↓
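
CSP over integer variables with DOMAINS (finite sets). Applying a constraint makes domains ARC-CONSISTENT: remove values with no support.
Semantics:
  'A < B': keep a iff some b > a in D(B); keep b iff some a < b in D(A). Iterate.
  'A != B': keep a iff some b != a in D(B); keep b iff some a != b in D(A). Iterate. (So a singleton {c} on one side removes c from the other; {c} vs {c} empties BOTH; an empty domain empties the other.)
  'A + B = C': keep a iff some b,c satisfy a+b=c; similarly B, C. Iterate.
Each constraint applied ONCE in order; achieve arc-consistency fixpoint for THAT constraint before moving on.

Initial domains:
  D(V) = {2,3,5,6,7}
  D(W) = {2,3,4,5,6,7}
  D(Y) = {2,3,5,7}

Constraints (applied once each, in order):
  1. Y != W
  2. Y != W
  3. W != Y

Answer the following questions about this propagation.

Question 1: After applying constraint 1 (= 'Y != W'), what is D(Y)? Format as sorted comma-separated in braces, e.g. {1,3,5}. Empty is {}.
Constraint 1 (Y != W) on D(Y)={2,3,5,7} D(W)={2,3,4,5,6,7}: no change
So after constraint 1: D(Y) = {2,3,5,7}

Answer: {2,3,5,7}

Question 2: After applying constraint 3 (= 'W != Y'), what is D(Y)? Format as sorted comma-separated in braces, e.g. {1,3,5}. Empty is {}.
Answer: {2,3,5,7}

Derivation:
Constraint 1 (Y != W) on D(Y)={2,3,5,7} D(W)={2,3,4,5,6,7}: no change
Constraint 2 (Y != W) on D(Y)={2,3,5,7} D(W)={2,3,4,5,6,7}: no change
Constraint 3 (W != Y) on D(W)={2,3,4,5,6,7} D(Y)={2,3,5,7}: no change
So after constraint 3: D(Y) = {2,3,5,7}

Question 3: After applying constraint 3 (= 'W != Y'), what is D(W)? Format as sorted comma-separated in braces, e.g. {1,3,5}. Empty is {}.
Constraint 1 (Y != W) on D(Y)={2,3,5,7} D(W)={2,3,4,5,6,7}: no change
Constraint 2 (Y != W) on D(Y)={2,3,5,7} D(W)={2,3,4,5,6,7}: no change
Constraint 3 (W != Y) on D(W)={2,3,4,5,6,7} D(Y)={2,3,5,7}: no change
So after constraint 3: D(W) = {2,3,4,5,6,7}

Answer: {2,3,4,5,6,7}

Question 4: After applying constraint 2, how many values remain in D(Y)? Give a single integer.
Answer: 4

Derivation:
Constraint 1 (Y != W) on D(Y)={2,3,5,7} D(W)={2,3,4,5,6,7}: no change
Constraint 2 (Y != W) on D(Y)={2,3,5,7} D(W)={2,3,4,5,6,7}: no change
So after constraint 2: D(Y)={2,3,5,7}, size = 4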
↑
Copy down the entries exactly, leaving out no line.

* **TASK OUTPUT**:
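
CSP over integer variables with DOMAINS (finite sets). Applying a constraint makes domains ARC-CONSISTENT: remove values with no support.
Semantics:
  'A < B': keep a iff some b > a in D(B); keep b iff some a < b in D(A). Iterate.
  'A != B': keep a iff some b != a in D(B); keep b iff some a != b in D(A). Iterate. (So a singleton {c} on one side removes c from the other; {c} vs {c} empties BOTH; an empty domain empties the other.)
  'A + B = C': keep a iff some b,c satisfy a+b=c; similarly B, C. Iterate.
Each constraint applied ONCE in order; achieve arc-consistency fixpoint for THAT constraint before moving on.

Initial domains:
  D(V) = {2,3,5,6,7}
  D(W) = {2,3,4,5,6,7}
  D(Y) = {2,3,5,7}

Constraints (applied once each, in order):
  1. Y != W
  2. Y != W
  3. W != Y

Answer the following questions about this propagation.

Question 1: After applying constraint 1 (= 'Y != W'), what is D(Y)? Format as sorted comma-separated in braces, e.g. {1,3,5}. Empty is {}.
Constraint 1 (Y != W) on D(Y)={2,3,5,7} D(W)={2,3,4,5,6,7}: no change
So after constraint 1: D(Y) = {2,3,5,7}

Answer: {2,3,5,7}

Question 2: After applying constraint 3 (= 'W != Y'), what is D(Y)? Format as sorted comma-separated in braces, e.g. {1,3,5}. Empty is {}.
Answer: {2,3,5,7}

Derivation:
Constraint 1 (Y != W) on D(Y)={2,3,5,7} D(W)={2,3,4,5,6,7}: no change
Constraint 2 (Y != W) on D(Y)={2,3,5,7} D(W)={2,3,4,5,6,7}: no change
Constraint 3 (W != Y) on D(W)={2,3,4,5,6,7} D(Y)={2,3,5,7}: no change
So after constraint 3: D(Y) = {2,3,5,7}

Question 3: After applying constraint 3 (= 'W != Y'), what is D(W)? Format as sorted comma-separated in braces, e.g. {1,3,5}. Empty is {}.
Constraint 1 (Y != W) on D(Y)={2,3,5,7} D(W)={2,3,4,5,6,7}: no change
Constraint 2 (Y != W) on D(Y)={2,3,5,7} D(W)={2,3,4,5,6,7}: no change
Constraint 3 (W != Y) on D(W)={2,3,4,5,6,7} D(Y)={2,3,5,7}: no change
So after constraint 3: D(W) = {2,3,4,5,6,7}

Answer: {2,3,4,5,6,7}

Question 4: After applying constraint 2, how many values remain in D(Y)? Give a single integer.
Answer: 4

Derivation:
Constraint 1 (Y != W) on D(Y)={2,3,5,7} D(W)={2,3,4,5,6,7}: no change
Constraint 2 (Y != W) on D(Y)={2,3,5,7} D(W)={2,3,4,5,6,7}: no change
So after constraint 2: D(Y)={2,3,5,7}, size = 4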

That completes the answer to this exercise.